■ PROBLEM REQUIREMENTS ■
Output the entire listing that follows verbatim.

■ WORKING DATA ■
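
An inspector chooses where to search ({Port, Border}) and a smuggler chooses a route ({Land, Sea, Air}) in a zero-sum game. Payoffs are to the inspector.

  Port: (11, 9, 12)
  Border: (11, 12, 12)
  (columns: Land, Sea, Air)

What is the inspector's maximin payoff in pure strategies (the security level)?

Row minima: Port → 9, Border → 11.
The best of these is 11.

11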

■ EXERCISE OUTPUT ■
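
An inspector chooses where to search ({Port, Border}) and a smuggler chooses a route ({Land, Sea, Air}) in a zero-sum game. Payoffs are to the inspector.

  Port: (11, 9, 12)
  Border: (11, 12, 12)
  (columns: Land, Sea, Air)

What is the inspector's maximin payoff in pure strategies (the security level)?

Row minima: Port → 9, Border → 11.
The best of these is 11.

11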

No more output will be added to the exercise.